* _Stored data_:
========================================================================
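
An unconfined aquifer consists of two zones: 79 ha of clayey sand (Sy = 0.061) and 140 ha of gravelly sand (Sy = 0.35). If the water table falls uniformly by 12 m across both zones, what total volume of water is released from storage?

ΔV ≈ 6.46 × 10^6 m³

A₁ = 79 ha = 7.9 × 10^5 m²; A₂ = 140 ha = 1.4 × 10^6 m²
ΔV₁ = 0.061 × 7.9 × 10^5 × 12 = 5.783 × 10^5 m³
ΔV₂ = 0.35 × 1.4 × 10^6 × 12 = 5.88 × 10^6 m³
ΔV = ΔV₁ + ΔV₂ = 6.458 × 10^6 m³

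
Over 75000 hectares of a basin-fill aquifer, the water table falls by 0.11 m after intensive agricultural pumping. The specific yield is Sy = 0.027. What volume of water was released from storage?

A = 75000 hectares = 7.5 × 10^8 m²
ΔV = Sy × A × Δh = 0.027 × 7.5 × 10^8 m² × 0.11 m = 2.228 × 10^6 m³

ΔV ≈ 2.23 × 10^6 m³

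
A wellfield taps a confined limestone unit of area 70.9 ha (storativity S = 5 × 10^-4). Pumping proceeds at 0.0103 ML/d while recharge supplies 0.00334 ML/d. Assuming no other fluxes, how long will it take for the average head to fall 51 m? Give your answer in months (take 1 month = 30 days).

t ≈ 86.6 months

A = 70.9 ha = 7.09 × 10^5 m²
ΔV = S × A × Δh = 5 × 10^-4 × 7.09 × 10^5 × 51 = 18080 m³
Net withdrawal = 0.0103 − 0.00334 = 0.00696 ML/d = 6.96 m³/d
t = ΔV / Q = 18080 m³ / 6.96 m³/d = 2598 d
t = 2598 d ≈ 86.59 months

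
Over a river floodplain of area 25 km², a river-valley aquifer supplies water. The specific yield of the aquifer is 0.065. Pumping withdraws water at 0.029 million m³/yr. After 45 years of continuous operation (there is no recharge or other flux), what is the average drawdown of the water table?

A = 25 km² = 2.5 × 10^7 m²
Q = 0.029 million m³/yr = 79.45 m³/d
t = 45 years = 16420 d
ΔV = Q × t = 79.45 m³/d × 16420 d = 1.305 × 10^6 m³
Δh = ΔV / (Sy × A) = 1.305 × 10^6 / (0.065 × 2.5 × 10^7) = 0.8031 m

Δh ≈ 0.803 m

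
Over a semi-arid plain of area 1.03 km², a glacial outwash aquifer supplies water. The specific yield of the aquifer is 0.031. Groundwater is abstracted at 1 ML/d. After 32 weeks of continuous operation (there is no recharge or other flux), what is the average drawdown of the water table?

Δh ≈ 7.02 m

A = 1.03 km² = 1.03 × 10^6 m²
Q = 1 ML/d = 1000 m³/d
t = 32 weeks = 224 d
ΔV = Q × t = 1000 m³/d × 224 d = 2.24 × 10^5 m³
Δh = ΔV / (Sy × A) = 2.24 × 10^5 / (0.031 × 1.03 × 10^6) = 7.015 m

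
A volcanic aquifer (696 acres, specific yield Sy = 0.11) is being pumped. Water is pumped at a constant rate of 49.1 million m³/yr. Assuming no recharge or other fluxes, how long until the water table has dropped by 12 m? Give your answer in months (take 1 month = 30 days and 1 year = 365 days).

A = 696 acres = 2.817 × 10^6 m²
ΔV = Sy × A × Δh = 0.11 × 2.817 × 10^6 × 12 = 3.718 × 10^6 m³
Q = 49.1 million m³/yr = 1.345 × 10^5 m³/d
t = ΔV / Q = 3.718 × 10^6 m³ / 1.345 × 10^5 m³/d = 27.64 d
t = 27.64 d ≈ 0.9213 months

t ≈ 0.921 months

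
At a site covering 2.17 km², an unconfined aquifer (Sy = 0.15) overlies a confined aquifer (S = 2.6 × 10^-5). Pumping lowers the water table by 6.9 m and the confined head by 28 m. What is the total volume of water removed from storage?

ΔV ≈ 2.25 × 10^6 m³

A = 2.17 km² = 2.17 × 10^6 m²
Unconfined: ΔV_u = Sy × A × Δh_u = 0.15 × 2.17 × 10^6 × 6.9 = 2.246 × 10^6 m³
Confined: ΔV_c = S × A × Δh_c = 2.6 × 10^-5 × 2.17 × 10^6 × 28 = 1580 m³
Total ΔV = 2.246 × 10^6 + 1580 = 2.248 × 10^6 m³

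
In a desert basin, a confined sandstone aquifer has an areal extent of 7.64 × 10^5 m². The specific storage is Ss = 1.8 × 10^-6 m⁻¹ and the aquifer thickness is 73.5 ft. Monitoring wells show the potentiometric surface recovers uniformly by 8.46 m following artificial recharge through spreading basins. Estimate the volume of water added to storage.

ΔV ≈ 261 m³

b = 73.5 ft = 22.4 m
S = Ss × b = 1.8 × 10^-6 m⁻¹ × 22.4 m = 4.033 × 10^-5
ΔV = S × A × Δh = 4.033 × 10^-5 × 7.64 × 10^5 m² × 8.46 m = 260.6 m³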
========================================================================
* _Task_: Retype all the data, keeping every character the same.

* _Your solution_:
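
An unconfined aquifer consists of two zones: 79 ha of clayey sand (Sy = 0.061) and 140 ha of gravelly sand (Sy = 0.35). If the water table falls uniformly by 12 m across both zones, what total volume of water is released from storage?

ΔV ≈ 6.46 × 10^6 m³

A₁ = 79 ha = 7.9 × 10^5 m²; A₂ = 140 ha = 1.4 × 10^6 m²
ΔV₁ = 0.061 × 7.9 × 10^5 × 12 = 5.783 × 10^5 m³
ΔV₂ = 0.35 × 1.4 × 10^6 × 12 = 5.88 × 10^6 m³
ΔV = ΔV₁ + ΔV₂ = 6.458 × 10^6 m³

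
Over 75000 hectares of a basin-fill aquifer, the water table falls by 0.11 m after intensive agricultural pumping. The specific yield is Sy = 0.027. What volume of water was released from storage?

A = 75000 hectares = 7.5 × 10^8 m²
ΔV = Sy × A × Δh = 0.027 × 7.5 × 10^8 m² × 0.11 m = 2.228 × 10^6 m³

ΔV ≈ 2.23 × 10^6 m³

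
A wellfield taps a confined limestone unit of area 70.9 ha (storativity S = 5 × 10^-4). Pumping proceeds at 0.0103 ML/d while recharge supplies 0.00334 ML/d. Assuming no other fluxes, how long will it take for the average head to fall 51 m? Give your answer in months (take 1 month = 30 days).

t ≈ 86.6 months

A = 70.9 ha = 7.09 × 10^5 m²
ΔV = S × A × Δh = 5 × 10^-4 × 7.09 × 10^5 × 51 = 18080 m³
Net withdrawal = 0.0103 − 0.00334 = 0.00696 ML/d = 6.96 m³/d
t = ΔV / Q = 18080 m³ / 6.96 m³/d = 2598 d
t = 2598 d ≈ 86.59 months

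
Over a river floodplain of area 25 km², a river-valley aquifer supplies water. The specific yield of the aquifer is 0.065. Pumping withdraws water at 0.029 million m³/yr. After 45 years of continuous operation (there is no recharge or other flux), what is the average drawdown of the water table?

A = 25 km² = 2.5 × 10^7 m²
Q = 0.029 million m³/yr = 79.45 m³/d
t = 45 years = 16420 d
ΔV = Q × t = 79.45 m³/d × 16420 d = 1.305 × 10^6 m³
Δh = ΔV / (Sy × A) = 1.305 × 10^6 / (0.065 × 2.5 × 10^7) = 0.8031 m

Δh ≈ 0.803 m

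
Over a semi-arid plain of area 1.03 km², a glacial outwash aquifer supplies water. The specific yield of the aquifer is 0.031. Groundwater is abstracted at 1 ML/d. After 32 weeks of continuous operation (there is no recharge or other flux), what is the average drawdown of the water table?

Δh ≈ 7.02 m

A = 1.03 km² = 1.03 × 10^6 m²
Q = 1 ML/d = 1000 m³/d
t = 32 weeks = 224 d
ΔV = Q × t = 1000 m³/d × 224 d = 2.24 × 10^5 m³
Δh = ΔV / (Sy × A) = 2.24 × 10^5 / (0.031 × 1.03 × 10^6) = 7.015 m

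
A volcanic aquifer (696 acres, specific yield Sy = 0.11) is being pumped. Water is pumped at a constant rate of 49.1 million m³/yr. Assuming no recharge or other fluxes, how long until the water table has dropped by 12 m? Give your answer in months (take 1 month = 30 days and 1 year = 365 days).

A = 696 acres = 2.817 × 10^6 m²
ΔV = Sy × A × Δh = 0.11 × 2.817 × 10^6 × 12 = 3.718 × 10^6 m³
Q = 49.1 million m³/yr = 1.345 × 10^5 m³/d
t = ΔV / Q = 3.718 × 10^6 m³ / 1.345 × 10^5 m³/d = 27.64 d
t = 27.64 d ≈ 0.9213 months

t ≈ 0.921 months

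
At a site covering 2.17 km², an unconfined aquifer (Sy = 0.15) overlies a confined aquifer (S = 2.6 × 10^-5). Pumping lowers the water table by 6.9 m and the confined head by 28 m. What is the total volume of water removed from storage?

ΔV ≈ 2.25 × 10^6 m³

A = 2.17 km² = 2.17 × 10^6 m²
Unconfined: ΔV_u = Sy × A × Δh_u = 0.15 × 2.17 × 10^6 × 6.9 = 2.246 × 10^6 m³
Confined: ΔV_c = S × A × Δh_c = 2.6 × 10^-5 × 2.17 × 10^6 × 28 = 1580 m³
Total ΔV = 2.246 × 10^6 + 1580 = 2.248 × 10^6 m³

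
In a desert basin, a confined sandstone aquifer has an areal extent of 7.64 × 10^5 m². The specific storage is Ss = 1.8 × 10^-6 m⁻¹ and the aquifer thickness is 73.5 ft. Monitoring wells show the potentiometric surface recovers uniformly by 8.46 m following artificial recharge through spreading basins. Estimate the volume of water added to storage.

ΔV ≈ 261 m³

b = 73.5 ft = 22.4 m
S = Ss × b = 1.8 × 10^-6 m⁻¹ × 22.4 m = 4.033 × 10^-5
ΔV = S × A × Δh = 4.033 × 10^-5 × 7.64 × 10^5 m² × 8.46 m = 260.6 m³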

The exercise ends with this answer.